> EXERCISE DETAILS
Whenever a line in the records below holds the string "readings", include it in the count, and state the number alone.

**** SUPPLIED DATA

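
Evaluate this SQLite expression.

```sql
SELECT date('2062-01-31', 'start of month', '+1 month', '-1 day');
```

`start of month` rewinds 2062-01-31 to 2062-01-01.
Adding +1 month to 2062-01-01 gives 2062-02-01.
Going back 1 day from 2062-02-01 reaches 2062-01-31 (last day of January, 31 days).

2062-01-31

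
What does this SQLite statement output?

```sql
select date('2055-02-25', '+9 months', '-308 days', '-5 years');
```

Adding +9 months to 2055-02-25 gives 2055-11-25.
Applying '-308 days' to 2055-11-25: counting 308 days back gives 2055-01-21.
Adding -5 years to 2055-01-21 gives 2050-01-21.

2050-01-21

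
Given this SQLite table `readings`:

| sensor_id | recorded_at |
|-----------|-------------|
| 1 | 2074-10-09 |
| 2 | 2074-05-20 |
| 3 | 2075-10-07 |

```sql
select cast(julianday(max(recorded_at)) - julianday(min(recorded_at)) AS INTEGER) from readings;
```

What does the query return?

MIN = 2074-05-20, MAX = 2075-10-07.
11 days remain in May 2074 after the 20th (31 − 20).
Full months from June 2074 through September 2075 contribute their day counts.
Then 7 days into October 2075.
Total: 11 + 30 + 31 + 31 + 30 + 31 + 30 + 31 + 31 + 28 + 31 + 30 + 31 + 30 + 31 + 31 + 30 + 7 = 505.

505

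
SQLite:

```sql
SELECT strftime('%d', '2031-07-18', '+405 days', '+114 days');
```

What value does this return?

First apply '+405 days', '+114 days': 2031-07-18 → 2032-12-18.
`%d` extracts the 2-digit day of month: 18.

18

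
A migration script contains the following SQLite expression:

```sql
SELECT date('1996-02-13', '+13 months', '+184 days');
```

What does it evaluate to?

1997-09-13

Adding +13 months to 1996-02-13 gives 1997-03-13.
Applying '+184 days' to 1997-03-13: counting 184 days forward gives 1997-09-13.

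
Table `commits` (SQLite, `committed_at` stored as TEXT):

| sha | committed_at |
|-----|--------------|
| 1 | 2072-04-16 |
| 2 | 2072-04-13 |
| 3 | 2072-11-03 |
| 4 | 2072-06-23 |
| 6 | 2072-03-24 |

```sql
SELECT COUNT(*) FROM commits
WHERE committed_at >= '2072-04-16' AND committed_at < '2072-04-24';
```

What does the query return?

Rows in [2072-04-16, 2072-04-24): 2072-04-16 → 1 row.

1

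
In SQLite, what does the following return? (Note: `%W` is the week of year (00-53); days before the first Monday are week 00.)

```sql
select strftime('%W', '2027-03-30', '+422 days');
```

21

First apply '+422 days': 2027-03-30 → 2028-05-25.
2028-05-25 is a Thursday. SQLite's %W counts Mondays since the year started; the result is 21.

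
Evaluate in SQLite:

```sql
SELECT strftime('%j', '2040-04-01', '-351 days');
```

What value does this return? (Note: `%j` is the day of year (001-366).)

First apply '-351 days': 2040-04-01 → 2039-04-16.
Day-of-year for 2039-04-16: days since 2039-01-01 inclusive = 106, zero-padded to 106.

106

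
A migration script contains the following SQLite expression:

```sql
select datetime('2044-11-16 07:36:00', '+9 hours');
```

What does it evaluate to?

+9 hours from 2044-11-16 07:36:00 is 2044-11-16 16:36:00.

2044-11-16 16:36:00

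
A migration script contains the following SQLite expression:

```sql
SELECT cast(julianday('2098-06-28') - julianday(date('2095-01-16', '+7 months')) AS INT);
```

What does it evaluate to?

Adding +7 months to 2095-01-16 gives 2095-08-16.
15 days remain in August 2095 after the 16th (31 − 16).
Full months from September 2095 through May 2098 contribute their day counts.
Then 28 days into June 2098.
Total: 15 + 30 + 31 + 30 + 31 + 31 + 29 + 31 + 30 + 31 + 30 + 31 + 31 + 30 + 31 + 30 + 31 + 31 + 28 + 31 + 30 + 31 + 30 + 31 + 31 + 30 + 31 + 30 + 31 + 31 + 28 + 31 + 30 + 31 + 28 = 1047.

1047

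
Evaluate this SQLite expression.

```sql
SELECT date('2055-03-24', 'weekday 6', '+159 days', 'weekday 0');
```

2055-09-05

`weekday 6` advances to the next Saturday; 2055-03-24 is a Wednesday, so it moves forward to 2055-03-27.
Applying '+159 days' to 2055-03-27: counting 159 days forward gives 2055-09-02.
`weekday 0` advances to the next Sunday; 2055-09-02 is a Thursday, so it moves forward to 2055-09-05.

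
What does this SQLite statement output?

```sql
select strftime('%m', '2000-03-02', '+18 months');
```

First apply '+18 months': 2000-03-02 → 2001-09-02.
`%m` extracts the 2-digit month (01-12): 09.

09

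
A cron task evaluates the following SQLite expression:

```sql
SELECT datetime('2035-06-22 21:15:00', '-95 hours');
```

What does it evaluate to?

-95 hours from 2035-06-22 21:15:00 is 2035-06-18 22:15:00 (crosses midnight).

2035-06-18 22:15:00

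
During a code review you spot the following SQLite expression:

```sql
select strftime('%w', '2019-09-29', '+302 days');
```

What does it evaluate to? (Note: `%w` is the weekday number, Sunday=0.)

1

First apply '+302 days': 2019-09-29 → 2020-07-27.
2020-07-27 is a Monday; with Sunday=0 that is 1.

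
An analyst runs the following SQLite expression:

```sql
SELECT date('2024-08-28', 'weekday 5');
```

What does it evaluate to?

`weekday 5` advances to the next Friday; 2024-08-28 is a Wednesday, so it moves forward to 2024-08-30.

2024-08-30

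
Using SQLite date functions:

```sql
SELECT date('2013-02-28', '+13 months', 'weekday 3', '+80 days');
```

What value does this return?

Adding +13 months to 2013-02-28 gives 2014-03-28.
`weekday 3` advances to the next Wednesday; 2014-03-28 is a Friday, so it moves forward to 2014-04-02.
Applying '+80 days' to 2014-04-02: counting 80 days forward gives 2014-06-21.

2014-06-21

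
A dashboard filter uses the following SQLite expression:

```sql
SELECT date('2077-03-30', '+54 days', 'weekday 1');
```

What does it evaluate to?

2077-05-24

Applying '+54 days' to 2077-03-30: counting 54 days forward gives 2077-05-23.
`weekday 1` advances to the next Monday; 2077-05-23 is a Sunday, so it moves forward to 2077-05-24.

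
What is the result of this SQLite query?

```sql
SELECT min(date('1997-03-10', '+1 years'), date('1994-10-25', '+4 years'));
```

1998-03-10

date('1997-03-10', '+1 years') → 1998-03-10.
date('1994-10-25', '+4 years') → 1998-10-25.
Earlier of the two is 1998-03-10.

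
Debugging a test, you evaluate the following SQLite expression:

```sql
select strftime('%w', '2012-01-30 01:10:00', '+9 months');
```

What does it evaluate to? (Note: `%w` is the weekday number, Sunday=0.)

First apply '+9 months': 2012-01-30 01:10:00 → 2012-10-30 01:10:00.
2012-10-30 is a Tuesday; with Sunday=0 that is 2.

2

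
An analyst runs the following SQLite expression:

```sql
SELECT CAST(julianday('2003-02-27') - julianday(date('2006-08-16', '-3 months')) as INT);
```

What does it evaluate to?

Adding -3 months to 2006-08-16 gives 2006-05-16.
1 day remains in February 2003 after the 27th (28 − 27).
Full months from March 2003 through April 2006 contribute their day counts.
Then 16 days into May 2006.
Total: 1 + 31 + 30 + 31 + 30 + 31 + 31 + 30 + 31 + 30 + 31 + 31 + 29 + 31 + 30 + 31 + 30 + 31 + 31 + 30 + 31 + 30 + 31 + 31 + 28 + 31 + 30 + 31 + 30 + 31 + 31 + 30 + 31 + 30 + 31 + 31 + 28 + 31 + 30 + 16 = 1174.
The subtraction is earlier − later, so the result is −1174 → -1174.

-1174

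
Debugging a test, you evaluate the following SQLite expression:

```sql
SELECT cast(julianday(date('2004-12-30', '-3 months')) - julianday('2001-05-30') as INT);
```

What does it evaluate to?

Adding -3 months to 2004-12-30 gives 2004-09-30.
1 day remains in May 2001 after the 30th (31 − 30).
Full months from June 2001 through August 2004 contribute their day counts.
Then 30 days into September 2004.
Total: 1 + 30 + 31 + 31 + 30 + 31 + 30 + 31 + 31 + 28 + 31 + 30 + 31 + 30 + 31 + 31 + 30 + 31 + 30 + 31 + 31 + 28 + 31 + 30 + 31 + 30 + 31 + 31 + 30 + 31 + 30 + 31 + 31 + 29 + 31 + 30 + 31 + 30 + 31 + 31 + 30 = 1219.

1219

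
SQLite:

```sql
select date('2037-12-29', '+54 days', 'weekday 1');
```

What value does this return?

2038-02-22

Applying '+54 days' to 2037-12-29: counting 54 days forward gives 2038-02-21.
`weekday 1` advances to the next Monday; 2038-02-21 is a Sunday, so it moves forward to 2038-02-22.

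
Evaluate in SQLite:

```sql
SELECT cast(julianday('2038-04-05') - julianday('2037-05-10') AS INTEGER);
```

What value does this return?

21 days remain in May 2037 after the 10th (31 − 10).
Full months from June 2037 through March 2038 contribute their day counts.
Then 5 days into April 2038.
Total: 21 + 30 + 31 + 31 + 30 + 31 + 30 + 31 + 31 + 28 + 31 + 5 = 330.

330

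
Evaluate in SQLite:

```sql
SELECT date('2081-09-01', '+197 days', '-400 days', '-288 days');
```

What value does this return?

Applying '+197 days' to 2081-09-01: counting 197 days forward gives 2082-03-17.
Applying '-400 days' to 2082-03-17: counting 400 days back gives 2081-02-10.
Applying '-288 days' to 2081-02-10: counting 288 days back gives 2080-04-28.

2080-04-28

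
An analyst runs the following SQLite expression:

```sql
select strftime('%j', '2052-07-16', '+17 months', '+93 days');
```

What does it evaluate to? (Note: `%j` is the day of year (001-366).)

First apply '+17 months', '+93 days': 2052-07-16 → 2054-03-19.
Day-of-year for 2054-03-19: days since 2054-01-01 inclusive = 78, zero-padded to 078.

078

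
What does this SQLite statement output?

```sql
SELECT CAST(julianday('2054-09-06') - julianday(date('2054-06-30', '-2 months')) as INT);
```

129

Adding -2 months to 2054-06-30 gives 2054-04-30.
0 days remain in April 2054 after the 30th (30 − 30).
May 2054: 31 days.
June 2054: 30 days.
July 2054: 31 days.
August 2054: 31 days.
Then 6 days into September 2054.
Total: 0 + 31 + 30 + 31 + 31 + 6 = 129.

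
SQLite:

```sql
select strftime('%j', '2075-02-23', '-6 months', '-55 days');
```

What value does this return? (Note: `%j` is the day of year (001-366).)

First apply '-6 months', '-55 days': 2075-02-23 → 2074-06-29.
Day-of-year for 2074-06-29: days since 2074-01-01 inclusive = 180, zero-padded to 180.

180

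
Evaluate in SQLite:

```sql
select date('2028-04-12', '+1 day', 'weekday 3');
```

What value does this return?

Advancing 1 more day within April lands on 2028-04-13.
`weekday 3` advances to the next Wednesday; 2028-04-13 is a Thursday, so it moves forward to 2028-04-19.

2028-04-19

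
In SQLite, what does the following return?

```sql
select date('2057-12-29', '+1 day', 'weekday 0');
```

Advancing 1 more day within December lands on 2057-12-30.
`weekday 0` advances to the next Sunday; 2057-12-30 is already a Sunday, so it stays at 2057-12-30.

2057-12-30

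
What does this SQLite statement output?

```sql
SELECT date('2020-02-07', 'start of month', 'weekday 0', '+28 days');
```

2020-03-01

`start of month` rewinds 2020-02-07 to 2020-02-01.
`weekday 0` advances to the next Sunday; 2020-02-01 is a Saturday, so it moves forward to 2020-02-02.
February 2020 has 29 days; 27 remain after the 2nd, so 28 days reach 2020-03-01.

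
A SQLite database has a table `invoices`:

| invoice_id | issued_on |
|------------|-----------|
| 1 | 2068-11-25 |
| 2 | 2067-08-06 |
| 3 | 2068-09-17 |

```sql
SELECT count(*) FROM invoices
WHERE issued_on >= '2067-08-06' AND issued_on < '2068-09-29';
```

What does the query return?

Rows in [2067-08-06, 2068-09-29): 2067-08-06, 2068-09-17 → 2 rows.

2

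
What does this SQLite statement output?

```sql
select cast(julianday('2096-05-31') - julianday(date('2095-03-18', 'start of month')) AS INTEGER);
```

`start of month` rewinds 2095-03-18 to 2095-03-01.
30 days remain in March 2095 after the 1st (31 − 1).
Full months from April 2095 through April 2096 contribute their day counts.
Then 31 days into May 2096.
Total: 30 + 30 + 31 + 30 + 31 + 31 + 30 + 31 + 30 + 31 + 31 + 29 + 31 + 30 + 31 = 457.

457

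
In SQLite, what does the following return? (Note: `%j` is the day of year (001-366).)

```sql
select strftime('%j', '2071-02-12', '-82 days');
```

326

First apply '-82 days': 2071-02-12 → 2070-11-22.
Day-of-year for 2070-11-22: days since 2070-01-01 inclusive = 326, zero-padded to 326.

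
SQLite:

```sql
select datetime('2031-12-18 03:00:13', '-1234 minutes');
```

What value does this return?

1234 minutes = 20h 34m; -1234 minutes from 2031-12-18 03:00:13 is 2031-12-17 06:26:13 (crosses midnight).

2031-12-17 06:26:13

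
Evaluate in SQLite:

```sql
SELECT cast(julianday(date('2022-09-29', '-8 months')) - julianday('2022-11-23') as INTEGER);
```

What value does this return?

Adding -8 months to 2022-09-29 gives 2022-01-29.
2 days remain in January 2022 after the 29th (31 − 29).
Full months from February 2022 through October 2022 contribute their day counts.
Then 23 days into November 2022.
Total: 2 + 28 + 31 + 30 + 31 + 30 + 31 + 31 + 30 + 31 + 23 = 298.
The subtraction is earlier − later, so the result is −298 → -298.

-298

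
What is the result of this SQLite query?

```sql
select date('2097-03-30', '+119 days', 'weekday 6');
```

2097-07-27

Applying '+119 days' to 2097-03-30: counting 119 days forward gives 2097-07-27.
`weekday 6` advances to the next Saturday; 2097-07-27 is already a Saturday, so it stays at 2097-07-27.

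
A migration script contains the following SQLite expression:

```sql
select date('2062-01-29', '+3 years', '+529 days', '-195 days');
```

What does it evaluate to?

Adding +3 years to 2062-01-29 gives 2065-01-29.
Applying '+529 days' to 2065-01-29: counting 529 days forward gives 2066-07-12.
Applying '-195 days' to 2066-07-12: counting 195 days back gives 2065-12-29.

2065-12-29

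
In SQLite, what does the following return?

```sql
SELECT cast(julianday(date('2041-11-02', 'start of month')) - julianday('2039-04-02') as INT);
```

944

`start of month` rewinds 2041-11-02 to 2041-11-01.
28 days remain in April 2039 after the 2nd (30 − 2).
Full months from May 2039 through October 2041 contribute their day counts.
Then 1 day into November 2041.
Total: 28 + 31 + 30 + 31 + 31 + 30 + 31 + 30 + 31 + 31 + 29 + 31 + 30 + 31 + 30 + 31 + 31 + 30 + 31 + 30 + 31 + 31 + 28 + 31 + 30 + 31 + 30 + 31 + 31 + 30 + 31 + 1 = 944.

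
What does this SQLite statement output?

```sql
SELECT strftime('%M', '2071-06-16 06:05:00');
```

`%M` extracts the 2-digit minute: 05.

05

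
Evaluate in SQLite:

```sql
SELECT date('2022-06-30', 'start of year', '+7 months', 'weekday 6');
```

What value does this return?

`start of year` rewinds 2022-06-30 to 2022-01-01.
Adding +7 months to 2022-01-01 gives 2022-08-01.
`weekday 6` advances to the next Saturday; 2022-08-01 is a Monday, so it moves forward to 2022-08-06.

2022-08-06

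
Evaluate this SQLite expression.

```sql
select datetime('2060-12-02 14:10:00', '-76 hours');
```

2060-11-29 10:10:00

-76 hours from 2060-12-02 14:10:00 is 2060-11-29 10:10:00 (crosses midnight).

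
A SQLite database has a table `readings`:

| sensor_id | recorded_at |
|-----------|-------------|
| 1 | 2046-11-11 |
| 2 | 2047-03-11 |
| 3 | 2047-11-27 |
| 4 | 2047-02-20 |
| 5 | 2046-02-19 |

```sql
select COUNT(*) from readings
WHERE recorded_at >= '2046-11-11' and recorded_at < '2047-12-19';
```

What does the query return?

4

Rows in [2046-11-11, 2047-12-19): 2046-11-11, 2047-03-11, 2047-11-27, 2047-02-20 → 4 rows.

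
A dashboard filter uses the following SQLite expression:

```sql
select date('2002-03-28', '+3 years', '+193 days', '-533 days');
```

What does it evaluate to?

Adding +3 years to 2002-03-28 gives 2005-03-28.
Applying '+193 days' to 2005-03-28: counting 193 days forward gives 2005-10-07.
Applying '-533 days' to 2005-10-07: counting 533 days back gives 2004-04-22.

2004-04-22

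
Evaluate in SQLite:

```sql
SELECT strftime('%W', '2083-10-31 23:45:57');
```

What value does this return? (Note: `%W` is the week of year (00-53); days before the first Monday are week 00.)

2083-10-31 is a Sunday. SQLite's %W counts Mondays since the year started; the result is 43.

43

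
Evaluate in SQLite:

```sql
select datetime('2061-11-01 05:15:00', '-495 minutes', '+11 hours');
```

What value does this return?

495 minutes = 8h 15m; -495 minutes from 2061-11-01 05:15:00 is 2061-10-31 21:00:00 (crosses midnight).
+11 hours from 2061-10-31 21:00:00 is 2061-11-01 08:00:00 (crosses midnight).

2061-11-01 08:00:00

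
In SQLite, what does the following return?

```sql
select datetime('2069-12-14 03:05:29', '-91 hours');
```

-91 hours from 2069-12-14 03:05:29 is 2069-12-10 08:05:29 (crosses midnight).

2069-12-10 08:05:29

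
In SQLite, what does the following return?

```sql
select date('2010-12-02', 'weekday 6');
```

2010-12-04

`weekday 6` advances to the next Saturday; 2010-12-02 is a Thursday, so it moves forward to 2010-12-04.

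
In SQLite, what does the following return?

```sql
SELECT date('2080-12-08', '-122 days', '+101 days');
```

Applying '-122 days' to 2080-12-08: counting 122 days back gives 2080-08-08.
Applying '+101 days' to 2080-08-08: counting 101 days forward gives 2080-11-17.

2080-11-17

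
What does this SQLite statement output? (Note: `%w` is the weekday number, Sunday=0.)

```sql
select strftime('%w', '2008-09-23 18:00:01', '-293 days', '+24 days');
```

6

First apply '-293 days', '+24 days': 2008-09-23 18:00:01 → 2007-12-29 18:00:01.
2007-12-29 is a Saturday; with Sunday=0 that is 6.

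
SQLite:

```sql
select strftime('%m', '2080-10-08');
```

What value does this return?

`%m` extracts the 2-digit month (01-12): 10.

10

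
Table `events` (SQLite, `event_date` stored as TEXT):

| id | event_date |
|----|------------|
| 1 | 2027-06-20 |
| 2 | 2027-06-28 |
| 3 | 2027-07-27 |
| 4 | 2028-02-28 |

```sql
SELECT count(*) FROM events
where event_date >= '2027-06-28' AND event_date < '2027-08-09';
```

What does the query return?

Rows in [2027-06-28, 2027-08-09): 2027-06-28, 2027-07-27 → 2 rows.

2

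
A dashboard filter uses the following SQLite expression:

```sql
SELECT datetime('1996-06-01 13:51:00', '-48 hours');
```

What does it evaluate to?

-48 hours from 1996-06-01 13:51:00 is 1996-05-30 13:51:00 (crosses midnight).

1996-05-30 13:51:00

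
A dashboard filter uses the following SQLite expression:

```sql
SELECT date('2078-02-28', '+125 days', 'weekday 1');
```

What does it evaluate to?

Applying '+125 days' to 2078-02-28: counting 125 days forward gives 2078-07-03.
`weekday 1` advances to the next Monday; 2078-07-03 is a Sunday, so it moves forward to 2078-07-04.

2078-07-04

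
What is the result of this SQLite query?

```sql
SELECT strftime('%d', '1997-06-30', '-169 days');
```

First apply '-169 days': 1997-06-30 → 1997-01-12.
`%d` extracts the 2-digit day of month: 12.

12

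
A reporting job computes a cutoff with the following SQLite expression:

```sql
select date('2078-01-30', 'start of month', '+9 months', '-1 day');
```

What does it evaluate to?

`start of month` rewinds 2078-01-30 to 2078-01-01.
Adding +9 months to 2078-01-01 gives 2078-10-01.
Going back 1 day from 2078-10-01 reaches 2078-09-30 (last day of September, 30 days).

2078-09-30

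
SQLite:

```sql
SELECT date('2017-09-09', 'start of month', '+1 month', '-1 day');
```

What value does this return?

2017-09-30

`start of month` rewinds 2017-09-09 to 2017-09-01.
Adding +1 month to 2017-09-01 gives 2017-10-01.
Going back 1 day from 2017-10-01 reaches 2017-09-30 (last day of September, 30 days).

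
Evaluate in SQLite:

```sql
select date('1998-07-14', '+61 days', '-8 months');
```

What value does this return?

1998-01-13

Applying '+61 days' to 1998-07-14: counting 61 days forward gives 1998-09-13.
Adding -8 months to 1998-09-13 gives 1998-01-13.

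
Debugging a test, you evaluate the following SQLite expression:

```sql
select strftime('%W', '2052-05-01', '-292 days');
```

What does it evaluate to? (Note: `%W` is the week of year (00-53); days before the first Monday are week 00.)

28

First apply '-292 days': 2052-05-01 → 2051-07-14.
2051-07-14 is a Friday. SQLite's %W counts Mondays since the year started; the result is 28.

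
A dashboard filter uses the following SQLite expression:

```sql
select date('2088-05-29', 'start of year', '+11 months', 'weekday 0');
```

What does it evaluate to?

2088-12-05

`start of year` rewinds 2088-05-29 to 2088-01-01.
Adding +11 months to 2088-01-01 gives 2088-12-01.
`weekday 0` advances to the next Sunday; 2088-12-01 is a Wednesday, so it moves forward to 2088-12-05.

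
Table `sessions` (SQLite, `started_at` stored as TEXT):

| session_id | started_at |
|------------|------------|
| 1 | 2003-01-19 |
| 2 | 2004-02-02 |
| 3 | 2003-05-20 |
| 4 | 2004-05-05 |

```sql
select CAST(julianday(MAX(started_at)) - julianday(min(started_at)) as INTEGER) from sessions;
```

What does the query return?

472

MIN = 2003-01-19, MAX = 2004-05-05.
12 days remain in January 2003 after the 19th (31 − 19).
Full months from February 2003 through April 2004 contribute their day counts.
Then 5 days into May 2004.
Total: 12 + 28 + 31 + 30 + 31 + 30 + 31 + 31 + 30 + 31 + 30 + 31 + 31 + 29 + 31 + 30 + 5 = 472.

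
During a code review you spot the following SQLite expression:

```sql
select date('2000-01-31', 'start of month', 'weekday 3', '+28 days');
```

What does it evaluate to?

`start of month` rewinds 2000-01-31 to 2000-01-01.
`weekday 3` advances to the next Wednesday; 2000-01-01 is a Saturday, so it moves forward to 2000-01-05.
January 2000 has 31 days; 26 remain after the 5th, so 27 days reach 2000-02-01.
Advancing 1 more day within February lands on 2000-02-02.

2000-02-02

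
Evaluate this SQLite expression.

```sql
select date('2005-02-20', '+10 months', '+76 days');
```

Adding +10 months to 2005-02-20 gives 2005-12-20.
Applying '+76 days' to 2005-12-20: counting 76 days forward gives 2006-03-06.

2006-03-06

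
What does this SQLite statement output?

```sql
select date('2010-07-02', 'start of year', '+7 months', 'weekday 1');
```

2010-08-02

`start of year` rewinds 2010-07-02 to 2010-01-01.
Adding +7 months to 2010-01-01 gives 2010-08-01.
`weekday 1` advances to the next Monday; 2010-08-01 is a Sunday, so it moves forward to 2010-08-02.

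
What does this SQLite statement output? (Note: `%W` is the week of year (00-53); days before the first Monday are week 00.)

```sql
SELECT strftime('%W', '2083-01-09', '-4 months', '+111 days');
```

52

First apply '-4 months', '+111 days': 2083-01-09 → 2082-12-29.
2082-12-29 is a Tuesday. SQLite's %W counts Mondays since the year started; the result is 52.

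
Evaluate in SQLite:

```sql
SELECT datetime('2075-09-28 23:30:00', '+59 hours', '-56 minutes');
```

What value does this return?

2075-10-01 09:34:00

+59 hours from 2075-09-28 23:30:00 is 2075-10-01 10:30:00 (crosses midnight).
-56 minutes from 2075-10-01 10:30:00 is 2075-10-01 09:34:00.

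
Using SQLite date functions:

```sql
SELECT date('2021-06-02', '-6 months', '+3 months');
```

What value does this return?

Adding -6 months to 2021-06-02 gives 2020-12-02.
Adding +3 months to 2020-12-02 gives 2021-03-02.

2021-03-02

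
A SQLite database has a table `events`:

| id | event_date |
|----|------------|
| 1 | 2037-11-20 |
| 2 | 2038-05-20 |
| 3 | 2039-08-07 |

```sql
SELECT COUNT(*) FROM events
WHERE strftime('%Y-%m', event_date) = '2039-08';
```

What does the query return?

Rows with year-month 2039-08: 2039-08-07 → 1.

1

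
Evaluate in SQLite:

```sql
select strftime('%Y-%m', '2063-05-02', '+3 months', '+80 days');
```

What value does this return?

First apply '+3 months', '+80 days': 2063-05-02 → 2063-10-21.
`%Y-%m` extracts the year-month: 2063-10.

2063-10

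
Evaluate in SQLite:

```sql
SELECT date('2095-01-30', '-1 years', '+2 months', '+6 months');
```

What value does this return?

Adding -1 year to 2095-01-30 gives 2094-01-30.
Adding +2 months to 2094-01-30 gives 2094-03-30.
Adding +6 months to 2094-03-30 gives 2094-09-30.

2094-09-30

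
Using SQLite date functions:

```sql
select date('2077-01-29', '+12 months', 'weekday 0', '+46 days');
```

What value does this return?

2078-03-17

Adding +12 months to 2077-01-29 gives 2078-01-29.
`weekday 0` advances to the next Sunday; 2078-01-29 is a Saturday, so it moves forward to 2078-01-30.
Applying '+46 days' to 2078-01-30: counting 46 days forward gives 2078-03-17.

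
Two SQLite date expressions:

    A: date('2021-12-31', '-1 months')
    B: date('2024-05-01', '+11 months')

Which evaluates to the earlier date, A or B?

A

A = 2021-12-01.
B = 2025-04-01.
A is earlier.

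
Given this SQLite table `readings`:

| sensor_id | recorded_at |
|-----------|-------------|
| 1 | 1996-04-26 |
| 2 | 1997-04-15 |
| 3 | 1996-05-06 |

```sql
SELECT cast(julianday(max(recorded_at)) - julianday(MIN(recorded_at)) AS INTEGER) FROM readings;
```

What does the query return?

354

MIN = 1996-04-26, MAX = 1997-04-15.
4 days remain in April 1996 after the 26th (30 − 26).
Full months from May 1996 through March 1997 contribute their day counts.
Then 15 days into April 1997.
Total: 4 + 31 + 30 + 31 + 31 + 30 + 31 + 30 + 31 + 31 + 28 + 31 + 15 = 354.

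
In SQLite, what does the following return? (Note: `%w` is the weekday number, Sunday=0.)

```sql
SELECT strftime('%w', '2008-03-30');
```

0

2008-03-30 is a Sunday; with Sunday=0 that is 0.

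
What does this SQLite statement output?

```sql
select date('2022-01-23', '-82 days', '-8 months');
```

2021-03-02

Applying '-82 days' to 2022-01-23: counting 82 days back gives 2021-11-02.
Adding -8 months to 2021-11-02 gives 2021-03-02.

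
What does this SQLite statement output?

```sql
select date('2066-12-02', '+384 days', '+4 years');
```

2071-12-21

Applying '+384 days' to 2066-12-02: counting 384 days forward gives 2067-12-21.
Adding +4 years to 2067-12-21 gives 2071-12-21.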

********

> EXERCISE SOLUTION
6